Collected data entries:
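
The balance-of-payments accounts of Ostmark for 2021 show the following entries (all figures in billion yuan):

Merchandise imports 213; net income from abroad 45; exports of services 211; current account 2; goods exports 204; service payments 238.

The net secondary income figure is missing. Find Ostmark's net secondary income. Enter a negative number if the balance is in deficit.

-7

Current account = goods balance + services balance + net primary income + net secondary income
Sum of the known components = 9
Net secondary income = CA - (known components) = 2 - 9 = -7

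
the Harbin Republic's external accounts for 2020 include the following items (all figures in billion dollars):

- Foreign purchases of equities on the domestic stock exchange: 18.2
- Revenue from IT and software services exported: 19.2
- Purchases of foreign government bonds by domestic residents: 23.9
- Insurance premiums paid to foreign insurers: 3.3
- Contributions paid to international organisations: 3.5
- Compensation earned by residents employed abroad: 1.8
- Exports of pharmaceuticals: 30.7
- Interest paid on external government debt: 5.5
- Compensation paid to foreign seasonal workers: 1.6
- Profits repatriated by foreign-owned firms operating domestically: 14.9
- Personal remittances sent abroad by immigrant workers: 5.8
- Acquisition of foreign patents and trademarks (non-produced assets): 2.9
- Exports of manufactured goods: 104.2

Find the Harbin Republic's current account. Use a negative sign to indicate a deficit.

Goods: 104.2 + 30.7 = 134.9
Services: 19.2 - 3.3 = 15.9
Primary income: 1.8 - 1.6 - 5.5 - 14.9 = -20.2
Secondary income: -5.8 - 3.5 = -9.3
Current account = 134.9 + 15.9 + (-20.2) + (-9.3) = 121.3
(Excluded from the current account — financial account: foreign purchases of equities on the domestic stock exchange 18.2, purchases of foreign government bonds by domestic residents 23.9; capital account: acquisition of foreign patents and trademarks (non-produced assets) 2.9.)

121.3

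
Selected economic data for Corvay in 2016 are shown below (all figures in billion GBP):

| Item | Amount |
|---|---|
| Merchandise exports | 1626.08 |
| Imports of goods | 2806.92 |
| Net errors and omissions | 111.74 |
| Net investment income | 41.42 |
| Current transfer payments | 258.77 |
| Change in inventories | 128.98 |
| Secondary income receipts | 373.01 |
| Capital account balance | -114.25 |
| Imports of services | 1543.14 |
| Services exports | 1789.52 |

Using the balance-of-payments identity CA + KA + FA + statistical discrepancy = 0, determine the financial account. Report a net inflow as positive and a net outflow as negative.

Goods balance = 1626.08 - 2806.92 = -1180.84
Services balance = 1789.52 - 1543.14 = 246.38
Trade balance (goods + services) = -1180.84 + 246.38 = -934.46
Net primary income = 41.42
Net secondary income = 373.01 - 258.77 = 114.24
Current account = -934.46 + 41.42 + 114.24 = -778.80
Financial account = -(-778.80 + (-114.25) + 111.74) = 781.31

781.31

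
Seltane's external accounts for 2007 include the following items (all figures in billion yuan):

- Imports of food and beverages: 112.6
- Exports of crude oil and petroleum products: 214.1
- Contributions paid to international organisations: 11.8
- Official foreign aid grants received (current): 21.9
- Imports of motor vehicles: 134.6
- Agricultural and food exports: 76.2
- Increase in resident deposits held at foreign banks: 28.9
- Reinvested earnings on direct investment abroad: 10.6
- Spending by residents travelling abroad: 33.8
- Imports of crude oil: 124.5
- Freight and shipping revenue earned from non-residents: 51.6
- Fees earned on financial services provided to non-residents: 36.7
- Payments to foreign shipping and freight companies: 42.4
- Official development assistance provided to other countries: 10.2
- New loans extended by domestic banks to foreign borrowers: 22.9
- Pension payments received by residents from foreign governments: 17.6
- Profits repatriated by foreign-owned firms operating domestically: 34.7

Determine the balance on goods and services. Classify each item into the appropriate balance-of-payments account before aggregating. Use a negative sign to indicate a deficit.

Goods: 76.2 - 124.5 - 112.6 - 134.6 + 214.1 = -81.4
Services: 51.6 - 42.4 + 36.7 - 33.8 = 12.1
Trade balance = -81.4 + 12.1 = -69.3
(Excluded from the trade balance — secondary income: contributions paid to international organisations 11.8, official foreign aid grants received (current) 21.9, official development assistance provided to other countries 10.2, pension payments received by residents from foreign governments 17.6; financial account: increase in resident deposits held at foreign banks 28.9, new loans extended by domestic banks to foreign borrowers 22.9; primary income: reinvested earnings on direct investment abroad 10.6, profits repatriated by foreign-owned firms operating domestically 34.7.)

-69.3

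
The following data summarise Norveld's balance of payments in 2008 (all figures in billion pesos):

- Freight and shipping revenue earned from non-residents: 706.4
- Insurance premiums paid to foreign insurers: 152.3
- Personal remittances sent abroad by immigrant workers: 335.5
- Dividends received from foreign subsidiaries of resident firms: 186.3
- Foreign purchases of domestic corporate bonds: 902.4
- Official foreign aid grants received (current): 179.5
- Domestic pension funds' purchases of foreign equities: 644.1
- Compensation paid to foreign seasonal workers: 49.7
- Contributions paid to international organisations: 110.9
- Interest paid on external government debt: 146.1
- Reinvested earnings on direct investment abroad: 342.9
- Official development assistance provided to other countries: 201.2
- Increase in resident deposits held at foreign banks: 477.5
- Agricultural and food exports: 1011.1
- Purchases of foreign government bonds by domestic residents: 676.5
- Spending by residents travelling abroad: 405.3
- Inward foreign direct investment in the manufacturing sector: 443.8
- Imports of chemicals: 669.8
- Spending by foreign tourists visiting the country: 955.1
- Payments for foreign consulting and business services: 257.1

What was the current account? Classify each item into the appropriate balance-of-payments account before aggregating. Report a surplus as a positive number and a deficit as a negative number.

1053.4

Goods: -669.8 + 1011.1 = 341.3
Services: -405.3 + 955.1 - 152.3 + 706.4 - 257.1 = 846.8
Primary income: -146.1 + 342.9 + 186.3 - 49.7 = 333.4
Secondary income: -110.9 - 335.5 - 201.2 + 179.5 = -468.1
Current account = 341.3 + 846.8 + 333.4 + (-468.1) = 1053.4
(Excluded from the current account — financial account: foreign purchases of domestic corporate bonds 902.4, domestic pension funds' purchases of foreign equities 644.1, increase in resident deposits held at foreign banks 477.5, purchases of foreign government bonds by domestic residents 676.5, inward foreign direct investment in the manufacturing sector 443.8.)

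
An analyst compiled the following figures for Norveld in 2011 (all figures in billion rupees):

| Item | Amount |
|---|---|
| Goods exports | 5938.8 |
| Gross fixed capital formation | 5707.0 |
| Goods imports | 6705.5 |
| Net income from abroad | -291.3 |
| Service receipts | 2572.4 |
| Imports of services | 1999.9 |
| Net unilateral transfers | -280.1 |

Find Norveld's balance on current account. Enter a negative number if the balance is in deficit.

-765.6

Goods balance = 5938.8 - 6705.5 = -766.7
Services balance = 2572.4 - 1999.9 = 572.5
Trade balance (goods + services) = -766.7 + 572.5 = -194.2
Net primary income = -291.3
Net secondary income = -280.1
Current account = -194.2 + (-291.3) + (-280.1) = -765.6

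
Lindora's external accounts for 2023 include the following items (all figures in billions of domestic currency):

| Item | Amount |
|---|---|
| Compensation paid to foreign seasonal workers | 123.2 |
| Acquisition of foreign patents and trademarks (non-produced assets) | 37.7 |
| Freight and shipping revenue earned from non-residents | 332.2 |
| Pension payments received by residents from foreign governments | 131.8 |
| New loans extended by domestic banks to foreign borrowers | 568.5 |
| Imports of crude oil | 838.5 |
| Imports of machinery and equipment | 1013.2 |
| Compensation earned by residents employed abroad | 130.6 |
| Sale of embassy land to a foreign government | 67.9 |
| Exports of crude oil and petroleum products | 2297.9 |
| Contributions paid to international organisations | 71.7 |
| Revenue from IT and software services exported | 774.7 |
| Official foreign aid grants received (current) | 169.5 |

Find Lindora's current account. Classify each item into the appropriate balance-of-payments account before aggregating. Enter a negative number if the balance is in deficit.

1790.1

Goods: -838.5 + 2297.9 - 1013.2 = 446.2
Services: 774.7 + 332.2 = 1106.9
Primary income: 130.6 - 123.2 = 7.4
Secondary income: 131.8 - 71.7 + 169.5 = 229.6
Current account = 446.2 + 1106.9 + 7.4 + 229.6 = 1790.1
(Excluded from the current account — capital account: acquisition of foreign patents and trademarks (non-produced assets) 37.7, sale of embassy land to a foreign government 67.9; financial account: new loans extended by domestic banks to foreign borrowers 568.5.)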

**Exercise:** All that belongs in the answer is the run of lines above from the line containing "assets) | 37.7 |" through the line containing "products | 2297.9 |", exactly as written.

**Task response:**
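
| Acquisition of foreign patents and trademarks (non-produced assets) | 37.7 |
| Freight and shipping revenue earned from non-residents | 332.2 |
| Pension payments received by residents from foreign governments | 131.8 |
| New loans extended by domestic banks to foreign borrowers | 568.5 |
| Imports of crude oil | 838.5 |
| Imports of machinery and equipment | 1013.2 |
| Compensation earned by residents employed abroad | 130.6 |
| Sale of embassy land to a foreign government | 67.9 |
| Exports of crude oil and petroleum products | 2297.9 |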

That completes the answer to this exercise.